» SUPPLIED INFORMATION:
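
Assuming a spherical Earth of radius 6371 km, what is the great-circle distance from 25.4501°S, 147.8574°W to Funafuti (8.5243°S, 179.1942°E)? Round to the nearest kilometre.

3959 km

Δλ = 179.1942 − -147.8574 = 327.0516°; wrapped into (−180°, 180°]: -32.9484°.
Δφ = -8.5243 − -25.4501 = 16.9258°.
a = sin²(Δφ/2) + cos φ₁ · cos φ₂ · sin²(Δλ/2) = 0.093472.
c = 2·atan2(√a, √(1−a)) = 0.62141 rad → d = 6371·c ≈ 3959.03 km.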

» YOUR ASSIGNMENT:
Write out every record verbatim.

» RESULT OF THE TASK:
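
Assuming a spherical Earth of radius 6371 km, what is the great-circle distance from 25.4501°S, 147.8574°W to Funafuti (8.5243°S, 179.1942°E)? Round to the nearest kilometre.

3959 km

Δλ = 179.1942 − -147.8574 = 327.0516°; wrapped into (−180°, 180°]: -32.9484°.
Δφ = -8.5243 − -25.4501 = 16.9258°.
a = sin²(Δφ/2) + cos φ₁ · cos φ₂ · sin²(Δλ/2) = 0.093472.
c = 2·atan2(√a, √(1−a)) = 0.62141 rad → d = 6371·c ≈ 3959.03 km.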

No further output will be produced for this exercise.